Saved entries

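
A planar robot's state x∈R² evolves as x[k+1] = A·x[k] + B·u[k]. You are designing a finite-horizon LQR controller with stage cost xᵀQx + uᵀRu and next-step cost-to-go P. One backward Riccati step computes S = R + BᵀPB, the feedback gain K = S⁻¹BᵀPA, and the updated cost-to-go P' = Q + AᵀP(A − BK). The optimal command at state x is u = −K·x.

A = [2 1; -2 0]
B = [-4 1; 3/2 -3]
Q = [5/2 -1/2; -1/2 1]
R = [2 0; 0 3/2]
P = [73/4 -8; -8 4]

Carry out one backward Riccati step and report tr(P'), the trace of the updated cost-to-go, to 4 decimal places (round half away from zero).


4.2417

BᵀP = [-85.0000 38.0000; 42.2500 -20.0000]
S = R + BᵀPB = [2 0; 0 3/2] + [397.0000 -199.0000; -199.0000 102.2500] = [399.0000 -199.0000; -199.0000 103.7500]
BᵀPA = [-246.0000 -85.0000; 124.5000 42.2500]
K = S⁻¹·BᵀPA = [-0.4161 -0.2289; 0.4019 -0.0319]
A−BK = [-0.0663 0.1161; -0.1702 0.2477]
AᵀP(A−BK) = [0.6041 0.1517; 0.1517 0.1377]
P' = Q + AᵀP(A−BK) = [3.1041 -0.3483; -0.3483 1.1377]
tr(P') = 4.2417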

...

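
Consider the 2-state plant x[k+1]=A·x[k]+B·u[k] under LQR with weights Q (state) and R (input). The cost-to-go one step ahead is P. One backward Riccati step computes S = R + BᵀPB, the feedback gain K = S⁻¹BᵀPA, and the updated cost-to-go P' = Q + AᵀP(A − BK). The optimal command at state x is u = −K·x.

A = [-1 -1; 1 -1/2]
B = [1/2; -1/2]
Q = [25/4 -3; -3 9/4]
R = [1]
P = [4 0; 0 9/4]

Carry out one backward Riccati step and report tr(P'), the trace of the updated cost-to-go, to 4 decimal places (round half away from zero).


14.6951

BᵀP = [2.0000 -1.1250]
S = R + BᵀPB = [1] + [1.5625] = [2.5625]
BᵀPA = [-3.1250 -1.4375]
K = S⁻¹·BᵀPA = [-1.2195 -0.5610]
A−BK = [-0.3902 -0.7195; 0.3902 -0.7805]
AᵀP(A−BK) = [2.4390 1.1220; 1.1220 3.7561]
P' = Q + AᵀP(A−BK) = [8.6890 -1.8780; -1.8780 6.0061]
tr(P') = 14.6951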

* * *

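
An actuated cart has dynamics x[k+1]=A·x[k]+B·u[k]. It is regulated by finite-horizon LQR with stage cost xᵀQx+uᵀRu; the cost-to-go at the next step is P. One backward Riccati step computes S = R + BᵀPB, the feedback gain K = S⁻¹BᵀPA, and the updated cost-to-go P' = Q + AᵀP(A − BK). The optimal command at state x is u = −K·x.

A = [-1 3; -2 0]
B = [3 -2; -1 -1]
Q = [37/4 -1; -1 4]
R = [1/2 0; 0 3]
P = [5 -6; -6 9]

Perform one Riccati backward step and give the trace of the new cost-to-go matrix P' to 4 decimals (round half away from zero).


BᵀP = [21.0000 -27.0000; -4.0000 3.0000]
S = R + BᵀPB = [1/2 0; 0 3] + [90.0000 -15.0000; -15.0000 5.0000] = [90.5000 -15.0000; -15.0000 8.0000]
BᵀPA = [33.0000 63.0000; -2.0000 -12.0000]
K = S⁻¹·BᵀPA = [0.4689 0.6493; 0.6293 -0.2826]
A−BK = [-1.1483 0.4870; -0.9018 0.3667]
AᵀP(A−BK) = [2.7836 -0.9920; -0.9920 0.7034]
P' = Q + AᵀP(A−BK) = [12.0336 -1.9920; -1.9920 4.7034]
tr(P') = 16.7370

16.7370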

Task instructions → Using the data above, tally the lines that contain the string "uᵀRu" and state only the result.

Reply → 2